§ Work task: Please repeat, exactly as written, the line containing "Let V(X) = X⁴, s(R, w)" and every line after it through the end of the records below.

§ Material shown:
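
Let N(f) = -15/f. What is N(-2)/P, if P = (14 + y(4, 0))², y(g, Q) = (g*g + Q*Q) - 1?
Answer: 15/1682 ≈ 0.0089180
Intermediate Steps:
y(g, Q) = -1 + Q² + g² (y(g, Q) = (g² + Q²) - 1 = (Q² + g²) - 1 = -1 + Q² + g²)
P = 841 (P = (14 + (-1 + 0² + 4²))² = (14 + (-1 + 0 + 16))² = (14 + 15)² = 29² = 841)
N(-2)/P = -15/(-2)/841 = -15*(-½)*(1/841) = (15/2)*(1/841) = 15/1682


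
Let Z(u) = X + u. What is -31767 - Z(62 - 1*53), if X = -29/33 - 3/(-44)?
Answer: -4194325/132 ≈ -31775.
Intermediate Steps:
X = -107/132 (X = -29*1/33 - 3*(-1/44) = -29/33 + 3/44 = -107/132 ≈ -0.81061)
Z(u) = -107/132 + u
-31767 - Z(62 - 1*53) = -31767 - (-107/132 + (62 - 1*53)) = -31767 - (-107/132 + (62 - 53)) = -31767 - (-107/132 + 9) = -31767 - 1*1081/132 = -31767 - 1081/132 = -4194325/132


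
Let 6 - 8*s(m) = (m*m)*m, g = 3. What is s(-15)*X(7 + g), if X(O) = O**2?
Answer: 84525/2 ≈ 42263.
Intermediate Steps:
s(m) = 3/4 - m**3/8 (s(m) = 3/4 - m*m*m/8 = 3/4 - m**2*m/8 = 3/4 - m**3/8)
s(-15)*X(7 + g) = (3/4 - 1/8*(-15)**3)*(7 + 3)**2 = (3/4 - 1/8*(-3375))*10**2 = (3/4 + 3375/8)*100 = (3381/8)*100 = 84525/2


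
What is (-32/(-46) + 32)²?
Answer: 565504/529 ≈ 1069.0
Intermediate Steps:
(-32/(-46) + 32)² = (-32*(-1/46) + 32)² = (16/23 + 32)² = (752/23)² = 565504/529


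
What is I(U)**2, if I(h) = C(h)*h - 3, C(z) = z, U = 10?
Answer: 9409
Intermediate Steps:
I(h) = -3 + h**2 (I(h) = h*h - 3 = h**2 - 3 = -3 + h**2)
I(U)**2 = (-3 + 10**2)**2 = (-3 + 100)**2 = 97**2 = 9409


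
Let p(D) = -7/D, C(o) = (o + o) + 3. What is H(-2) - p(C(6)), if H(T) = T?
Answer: -23/15 ≈ -1.5333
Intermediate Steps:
C(o) = 3 + 2*o (C(o) = 2*o + 3 = 3 + 2*o)
H(-2) - p(C(6)) = -2 - (-7)/(3 + 2*6) = -2 - (-7)/(3 + 12) = -2 - (-7)/15 = -2 - 1*(-7/15) = -2 + 7/15 = -23/15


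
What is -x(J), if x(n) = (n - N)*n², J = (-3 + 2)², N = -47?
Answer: -48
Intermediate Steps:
J = 1 (J = (-1)² = 1)
x(n) = n²*(47 + n) (x(n) = (n - 1*(-47))*n² = (n + 47)*n² = (47 + n)*n² = n²*(47 + n))
-x(J) = -1²*(47 + 1) = -48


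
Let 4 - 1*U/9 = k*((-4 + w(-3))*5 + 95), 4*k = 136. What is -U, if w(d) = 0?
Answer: 22914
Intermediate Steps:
k = 34 (k = (1/4)*136 = 34)
U = -22914 (U = 36 - 306*((-4 + 0)*5 + 95) = 36 - 306*(-4*5 + 95) = 36 - 306*(-20 + 95) = 36 - 306*75 = 36 - 9*2550 = 36 - 22950 = -22914)
-U = -1*(-22914) = 22914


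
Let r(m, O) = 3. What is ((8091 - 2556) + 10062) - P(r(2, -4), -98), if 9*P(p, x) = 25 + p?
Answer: 140345/9 ≈ 15594.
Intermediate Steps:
P(p, x) = 25/9 + p/9 (P(p, x) = (25 + p)/9 = 25/9 + p/9)
((8091 - 2556) + 10062) - P(r(2, -4), -98) = ((8091 - 2556) + 10062) - (25/9 + (⅑)*3) = (5535 + 10062) - (25/9 + ⅓) = 15597 - 1*28/9 = 15597 - 28/9 = 140345/9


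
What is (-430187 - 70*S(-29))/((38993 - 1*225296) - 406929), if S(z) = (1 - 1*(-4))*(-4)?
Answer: 142929/197744 ≈ 0.72280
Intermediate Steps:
S(z) = -20 (S(z) = (1 + 4)*(-4) = 5*(-4) = -20)
(-430187 - 70*S(-29))/((38993 - 1*225296) - 406929) = (-430187 - 70*(-20))/((38993 - 1*225296) - 406929) = (-430187 + 1400)/((38993 - 225296) - 406929) = -428787/(-186303 - 406929) = -428787/(-593232) = -428787*(-1/593232) = 142929/197744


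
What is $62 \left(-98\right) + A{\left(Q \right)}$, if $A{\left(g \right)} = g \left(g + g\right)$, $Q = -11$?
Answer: $-5834$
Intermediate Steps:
$A{\left(g \right)} = 2 g^{2}$ ($A{\left(g \right)} = g 2 g = 2 g^{2}$)
$62 \left(-98\right) + A{\left(Q \right)} = 62 \left(-98\right) + 2 \left(-11\right)^{2} = -6076 + 2 \cdot 121 = -6076 + 242 = -5834$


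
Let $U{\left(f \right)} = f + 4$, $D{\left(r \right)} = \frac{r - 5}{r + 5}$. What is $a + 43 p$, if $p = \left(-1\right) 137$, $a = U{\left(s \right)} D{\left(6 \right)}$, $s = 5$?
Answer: $- \frac{64792}{11} \approx -5890.2$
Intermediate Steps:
$D{\left(r \right)} = \frac{-5 + r}{5 + r}$
$U{\left(f \right)} = 4 + f$
$a = \frac{9}{11}$ ($a = \left(4 + 5\right) \frac{-5 + 6}{5 + 6} = 9 \cdot \frac{1}{11} \cdot 1 = 9 \cdot \frac{1}{11} = \frac{9}{11} \approx 0.81818$)
$p = -137$
$a + 43 p = \frac{9}{11} + 43 \left(-137\right) = \frac{9}{11} - 5891 = - \frac{64792}{11}$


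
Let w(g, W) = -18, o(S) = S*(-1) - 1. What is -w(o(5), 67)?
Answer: 18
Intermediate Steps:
o(S) = -1 - S (o(S) = -S - 1 = -1 - S)
-w(o(5), 67) = -1*(-18) = 18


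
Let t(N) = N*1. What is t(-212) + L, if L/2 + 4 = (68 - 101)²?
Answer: 1958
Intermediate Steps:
t(N) = N
L = 2170 (L = -8 + 2*(68 - 101)² = -8 + 2*(-33)² = -8 + 2*1089 = -8 + 2178 = 2170)
t(-212) + L = -212 + 2170 = 1958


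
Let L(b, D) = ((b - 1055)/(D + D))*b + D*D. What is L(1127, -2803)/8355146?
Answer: 22022595055/23419474238 ≈ 0.94035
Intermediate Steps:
L(b, D) = D² + b*(-1055 + b)/(2*D) (L(b, D) = ((-1055 + b)/((2*D)))*b + D² = ((-1055 + b)*(1/(2*D)))*b + D² = ((-1055 + b)/(2*D))*b + D² = b*(-1055 + b)/(2*D) + D² = D² + b*(-1055 + b)/(2*D))
L(1127, -2803)/8355146 = ((½)*(1127² - 1055*1127 + 2*(-2803)³)/(-2803))/8355146 = ((½)*(-1/2803)*(1270129 - 1188985 + 2*(-22022635627)))*(1/8355146) = ((½)*(-1/2803)*(1270129 - 1188985 - 44045271254))*(1/8355146) = ((½)*(-1/2803)*(-44045190110))*(1/8355146) = (22022595055/2803)*(1/8355146) = 22022595055/23419474238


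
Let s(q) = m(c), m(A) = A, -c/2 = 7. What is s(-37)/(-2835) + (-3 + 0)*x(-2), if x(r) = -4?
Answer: 4862/405 ≈ 12.005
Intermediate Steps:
c = -14 (c = -2*7 = -14)
s(q) = -14
s(-37)/(-2835) + (-3 + 0)*x(-2) = -14/(-2835) + (-3 + 0)*(-4) = -14*(-1/2835) - 3*(-4) = 2/405 + 12 = 4862/405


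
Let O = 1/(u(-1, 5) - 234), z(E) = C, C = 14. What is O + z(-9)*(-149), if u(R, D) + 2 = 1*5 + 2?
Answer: -477695/229 ≈ -2086.0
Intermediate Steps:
u(R, D) = 5 (u(R, D) = -2 + (1*5 + 2) = -2 + (5 + 2) = -2 + 7 = 5)
z(E) = 14
O = -1/229 (O = 1/(5 - 234) = 1/(-229) = -1/229 ≈ -0.0043668)
O + z(-9)*(-149) = -1/229 + 14*(-149) = -1/229 - 2086 = -477695/229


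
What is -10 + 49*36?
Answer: 1754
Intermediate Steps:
-10 + 49*36 = -10 + 1764 = 1754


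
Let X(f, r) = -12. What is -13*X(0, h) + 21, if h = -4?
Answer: 177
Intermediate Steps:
-13*X(0, h) + 21 = -13*(-12) + 21 = 156 + 21 = 177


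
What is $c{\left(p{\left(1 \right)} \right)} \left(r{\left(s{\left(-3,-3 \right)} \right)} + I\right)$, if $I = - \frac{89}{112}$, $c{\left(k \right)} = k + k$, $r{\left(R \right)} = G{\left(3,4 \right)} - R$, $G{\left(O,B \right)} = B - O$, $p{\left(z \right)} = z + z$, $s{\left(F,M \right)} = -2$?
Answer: $\frac{247}{28} \approx 8.8214$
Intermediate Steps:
$p{\left(z \right)} = 2 z$
$r{\left(R \right)} = 1 - R$ ($r{\left(R \right)} = \left(4 - 3\right) - R = 1 - R$)
$c{\left(k \right)} = 2 k$
$I = - \frac{89}{112}$ ($I = \left(-89\right) \frac{1}{112} = - \frac{89}{112} \approx -0.79464$)
$c{\left(p{\left(1 \right)} \right)} \left(r{\left(s{\left(-3,-3 \right)} \right)} + I\right) = 2 \cdot 2 \cdot 1 \left(\left(1 - -2\right) - \frac{89}{112}\right) = 2 \cdot 2 \left(\left(1 + 2\right) - \frac{89}{112}\right) = 4 \left(3 - \frac{89}{112}\right) = 4 \cdot \frac{247}{112} = \frac{247}{28}$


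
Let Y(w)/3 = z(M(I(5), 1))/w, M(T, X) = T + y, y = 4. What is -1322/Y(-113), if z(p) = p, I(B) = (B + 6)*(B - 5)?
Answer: 74693/6 ≈ 12449.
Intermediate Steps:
I(B) = (-5 + B)*(6 + B) (I(B) = (6 + B)*(-5 + B) = (-5 + B)*(6 + B))
M(T, X) = 4 + T (M(T, X) = T + 4 = 4 + T)
Y(w) = 12/w (Y(w) = 3*((4 + (-30 + 5 + 5²))/w) = 3*((4 + (-30 + 5 + 25))/w) = 3*((4 + 0)/w) = 3*(4/w) = 12/w)
-1322/Y(-113) = -1322/(12/(-113)) = -1322/(12*(-1/113)) = -1322/(-12/113) = -1322*(-113/12) = 74693/6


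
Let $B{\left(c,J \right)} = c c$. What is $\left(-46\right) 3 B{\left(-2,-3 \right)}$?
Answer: $-552$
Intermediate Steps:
$B{\left(c,J \right)} = c^{2}$
$\left(-46\right) 3 B{\left(-2,-3 \right)} = \left(-46\right) 3 \left(-2\right)^{2} = \left(-138\right) 4 = -552$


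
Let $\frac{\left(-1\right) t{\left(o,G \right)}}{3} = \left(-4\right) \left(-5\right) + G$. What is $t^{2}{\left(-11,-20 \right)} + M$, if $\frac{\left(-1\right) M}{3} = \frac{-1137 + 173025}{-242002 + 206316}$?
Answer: $\frac{257832}{17843} \approx 14.45$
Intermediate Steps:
$t{\left(o,G \right)} = -60 - 3 G$ ($t{\left(o,G \right)} = - 3 \left(\left(-4\right) \left(-5\right) + G\right) = - 3 \left(20 + G\right) = -60 - 3 G$)
$M = \frac{257832}{17843}$ ($M = - 3 \frac{-1137 + 173025}{-242002 + 206316} = - 3 \frac{171888}{-35686} = - 3 \cdot 171888 \left(- \frac{1}{35686}\right) = \left(-3\right) \left(- \frac{85944}{17843}\right) = \frac{257832}{17843} \approx 14.45$)
$t^{2}{\left(-11,-20 \right)} + M = \left(-60 - -60\right)^{2} + \frac{257832}{17843} = \left(-60 + 60\right)^{2} + \frac{257832}{17843} = 0^{2} + \frac{257832}{17843} = 0 + \frac{257832}{17843} = \frac{257832}{17843}$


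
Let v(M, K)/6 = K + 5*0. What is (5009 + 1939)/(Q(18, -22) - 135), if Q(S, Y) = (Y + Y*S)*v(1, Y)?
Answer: 2316/18347 ≈ 0.12623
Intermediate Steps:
v(M, K) = 6*K (v(M, K) = 6*(K + 5*0) = 6*(K + 0) = 6*K)
Q(S, Y) = 6*Y*(Y + S*Y) (Q(S, Y) = (Y + Y*S)*(6*Y) = (Y + S*Y)*(6*Y) = 6*Y*(Y + S*Y))
(5009 + 1939)/(Q(18, -22) - 135) = (5009 + 1939)/(6*(-22)²*(1 + 18) - 135) = 6948/(6*484*19 - 135) = 6948/(55176 - 135) = 6948/55041 = 6948*(1/55041) = 2316/18347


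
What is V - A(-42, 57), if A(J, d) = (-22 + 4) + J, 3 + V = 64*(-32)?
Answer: -1991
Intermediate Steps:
V = -2051 (V = -3 + 64*(-32) = -3 - 2048 = -2051)
A(J, d) = -18 + J
V - A(-42, 57) = -2051 - (-18 - 42) = -2051 - 1*(-60) = -2051 + 60 = -1991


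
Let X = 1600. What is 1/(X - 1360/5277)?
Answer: 5277/8441840 ≈ 0.00062510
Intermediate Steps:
1/(X - 1360/5277) = 1/(1600 - 1360/5277) = 1/(8441840/5277) = 5277/8441840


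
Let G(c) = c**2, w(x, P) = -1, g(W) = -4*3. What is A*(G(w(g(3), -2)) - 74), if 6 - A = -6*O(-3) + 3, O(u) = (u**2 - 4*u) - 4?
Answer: -7665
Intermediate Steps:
O(u) = -4 + u**2 - 4*u
g(W) = -12
A = 105 (A = 6 - (-6*(-4 + (-3)**2 - 4*(-3)) + 3) = 6 - (-6*(-4 + 9 + 12) + 3) = 6 - (-6*17 + 3) = 6 - (-102 + 3) = 6 - 1*(-99) = 6 + 99 = 105)
A*(G(w(g(3), -2)) - 74) = 105*((-1)**2 - 74) = 105*(1 - 74) = 105*(-73) = -7665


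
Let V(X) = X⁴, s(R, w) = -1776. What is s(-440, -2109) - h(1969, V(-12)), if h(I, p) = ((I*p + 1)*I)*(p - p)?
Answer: -1776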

§ The answer:
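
Let V(X) = X⁴, s(R, w) = -1776. What is s(-440, -2109) - h(1969, V(-12)), if h(I, p) = ((I*p + 1)*I)*(p - p)?
Answer: -1776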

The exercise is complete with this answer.